Activity → When a line of the entries below contains "call", it counts once; state how many such lines there are and nothing else.

Given information →

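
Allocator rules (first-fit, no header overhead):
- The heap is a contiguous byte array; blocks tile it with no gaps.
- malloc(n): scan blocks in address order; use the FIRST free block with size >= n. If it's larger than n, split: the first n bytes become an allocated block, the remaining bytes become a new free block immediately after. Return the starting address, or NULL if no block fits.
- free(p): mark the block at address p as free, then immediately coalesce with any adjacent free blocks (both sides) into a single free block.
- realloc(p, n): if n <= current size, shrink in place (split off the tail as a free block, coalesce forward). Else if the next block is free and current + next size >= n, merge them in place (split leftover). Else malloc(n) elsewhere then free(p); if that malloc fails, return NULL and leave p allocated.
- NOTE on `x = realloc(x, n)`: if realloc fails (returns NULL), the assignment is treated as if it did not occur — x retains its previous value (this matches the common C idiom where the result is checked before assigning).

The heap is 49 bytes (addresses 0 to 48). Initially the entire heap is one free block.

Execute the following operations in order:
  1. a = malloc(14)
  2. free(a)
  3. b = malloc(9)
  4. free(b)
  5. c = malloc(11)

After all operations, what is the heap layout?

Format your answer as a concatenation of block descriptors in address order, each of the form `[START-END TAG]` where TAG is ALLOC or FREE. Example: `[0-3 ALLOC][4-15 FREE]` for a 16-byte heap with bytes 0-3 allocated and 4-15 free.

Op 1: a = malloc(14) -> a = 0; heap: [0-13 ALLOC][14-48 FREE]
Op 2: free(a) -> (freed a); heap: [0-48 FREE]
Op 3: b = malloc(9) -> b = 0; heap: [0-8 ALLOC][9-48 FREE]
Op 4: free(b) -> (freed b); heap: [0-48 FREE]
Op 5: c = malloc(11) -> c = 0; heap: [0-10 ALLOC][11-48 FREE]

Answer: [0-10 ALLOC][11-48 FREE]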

...

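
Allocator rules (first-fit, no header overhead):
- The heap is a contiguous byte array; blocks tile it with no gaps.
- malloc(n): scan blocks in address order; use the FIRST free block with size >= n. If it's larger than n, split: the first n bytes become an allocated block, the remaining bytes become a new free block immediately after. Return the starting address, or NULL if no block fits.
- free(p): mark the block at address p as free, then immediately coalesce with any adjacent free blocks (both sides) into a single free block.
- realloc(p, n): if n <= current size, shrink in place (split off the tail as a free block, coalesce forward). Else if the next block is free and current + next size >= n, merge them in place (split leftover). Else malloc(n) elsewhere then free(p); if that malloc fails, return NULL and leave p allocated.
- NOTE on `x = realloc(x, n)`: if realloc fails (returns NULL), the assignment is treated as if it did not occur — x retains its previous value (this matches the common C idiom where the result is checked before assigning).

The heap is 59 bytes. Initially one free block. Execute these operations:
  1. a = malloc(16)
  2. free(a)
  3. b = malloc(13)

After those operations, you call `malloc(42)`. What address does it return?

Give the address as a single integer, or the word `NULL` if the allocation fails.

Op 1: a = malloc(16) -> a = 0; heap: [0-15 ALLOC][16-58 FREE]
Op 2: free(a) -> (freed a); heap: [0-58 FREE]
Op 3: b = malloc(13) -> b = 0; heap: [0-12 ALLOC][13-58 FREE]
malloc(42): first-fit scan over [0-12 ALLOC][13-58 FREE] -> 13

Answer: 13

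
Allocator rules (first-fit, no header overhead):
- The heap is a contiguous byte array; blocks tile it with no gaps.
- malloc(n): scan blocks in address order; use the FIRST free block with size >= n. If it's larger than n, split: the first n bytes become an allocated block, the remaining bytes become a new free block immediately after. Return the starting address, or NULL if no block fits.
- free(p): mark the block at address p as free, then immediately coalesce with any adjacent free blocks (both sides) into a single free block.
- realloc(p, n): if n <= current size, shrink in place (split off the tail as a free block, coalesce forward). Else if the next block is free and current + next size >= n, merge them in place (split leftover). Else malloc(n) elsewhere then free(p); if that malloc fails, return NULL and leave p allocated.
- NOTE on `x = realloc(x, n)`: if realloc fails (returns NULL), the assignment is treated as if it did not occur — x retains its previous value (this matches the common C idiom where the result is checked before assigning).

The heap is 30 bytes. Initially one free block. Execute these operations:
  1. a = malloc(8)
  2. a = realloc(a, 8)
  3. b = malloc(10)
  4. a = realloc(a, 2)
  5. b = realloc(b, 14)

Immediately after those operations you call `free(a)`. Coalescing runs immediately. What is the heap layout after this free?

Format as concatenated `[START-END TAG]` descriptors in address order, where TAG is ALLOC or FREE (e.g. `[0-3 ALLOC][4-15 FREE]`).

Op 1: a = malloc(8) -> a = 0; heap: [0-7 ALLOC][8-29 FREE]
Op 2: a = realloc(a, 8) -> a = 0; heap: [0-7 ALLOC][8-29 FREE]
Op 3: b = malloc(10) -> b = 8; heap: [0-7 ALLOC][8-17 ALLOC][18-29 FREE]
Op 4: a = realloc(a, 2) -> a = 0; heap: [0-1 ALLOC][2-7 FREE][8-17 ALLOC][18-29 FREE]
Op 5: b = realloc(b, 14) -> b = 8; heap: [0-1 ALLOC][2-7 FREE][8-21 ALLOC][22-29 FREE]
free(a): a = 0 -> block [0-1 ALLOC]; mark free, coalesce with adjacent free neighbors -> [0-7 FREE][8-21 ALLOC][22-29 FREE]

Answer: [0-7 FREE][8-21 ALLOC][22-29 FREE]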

...

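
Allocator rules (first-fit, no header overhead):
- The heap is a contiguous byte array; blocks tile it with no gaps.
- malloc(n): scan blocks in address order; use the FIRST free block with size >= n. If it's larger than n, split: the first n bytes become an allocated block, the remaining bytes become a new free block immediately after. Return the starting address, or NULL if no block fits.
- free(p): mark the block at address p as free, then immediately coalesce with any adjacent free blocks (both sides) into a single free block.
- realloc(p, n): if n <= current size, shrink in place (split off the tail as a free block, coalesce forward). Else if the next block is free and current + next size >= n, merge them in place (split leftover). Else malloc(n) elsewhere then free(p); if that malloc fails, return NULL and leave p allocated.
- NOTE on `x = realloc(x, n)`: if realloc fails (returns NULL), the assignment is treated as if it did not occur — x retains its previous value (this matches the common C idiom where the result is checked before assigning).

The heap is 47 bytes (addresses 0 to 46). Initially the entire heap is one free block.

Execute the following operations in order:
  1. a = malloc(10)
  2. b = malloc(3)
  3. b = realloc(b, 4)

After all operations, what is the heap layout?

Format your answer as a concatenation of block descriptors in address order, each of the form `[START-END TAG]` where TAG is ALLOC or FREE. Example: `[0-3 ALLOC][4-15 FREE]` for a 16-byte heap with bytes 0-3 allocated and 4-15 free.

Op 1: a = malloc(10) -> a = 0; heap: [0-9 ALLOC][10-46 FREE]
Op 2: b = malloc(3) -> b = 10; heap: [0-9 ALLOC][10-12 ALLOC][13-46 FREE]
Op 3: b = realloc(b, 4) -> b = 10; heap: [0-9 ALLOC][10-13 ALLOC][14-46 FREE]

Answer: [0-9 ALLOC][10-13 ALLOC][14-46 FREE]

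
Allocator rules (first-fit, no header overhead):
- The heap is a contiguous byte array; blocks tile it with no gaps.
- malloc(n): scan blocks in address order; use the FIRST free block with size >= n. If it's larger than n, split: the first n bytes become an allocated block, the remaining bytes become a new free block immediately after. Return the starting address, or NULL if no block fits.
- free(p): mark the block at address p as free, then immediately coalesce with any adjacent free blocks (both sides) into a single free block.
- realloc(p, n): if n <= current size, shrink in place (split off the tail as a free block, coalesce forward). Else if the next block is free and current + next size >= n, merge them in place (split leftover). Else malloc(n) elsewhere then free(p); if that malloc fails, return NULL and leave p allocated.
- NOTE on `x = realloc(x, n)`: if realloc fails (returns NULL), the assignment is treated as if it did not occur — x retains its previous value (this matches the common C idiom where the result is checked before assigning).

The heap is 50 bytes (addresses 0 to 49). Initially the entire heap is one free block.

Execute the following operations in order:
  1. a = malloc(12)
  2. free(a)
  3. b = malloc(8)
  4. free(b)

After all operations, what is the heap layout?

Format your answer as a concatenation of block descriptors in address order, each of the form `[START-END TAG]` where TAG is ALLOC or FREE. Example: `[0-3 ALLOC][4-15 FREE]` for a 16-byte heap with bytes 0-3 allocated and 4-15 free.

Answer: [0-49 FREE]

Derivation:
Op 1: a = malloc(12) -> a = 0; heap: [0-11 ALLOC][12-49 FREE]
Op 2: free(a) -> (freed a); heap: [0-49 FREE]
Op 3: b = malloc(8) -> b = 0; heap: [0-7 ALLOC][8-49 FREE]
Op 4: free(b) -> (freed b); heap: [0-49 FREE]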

Task output → 2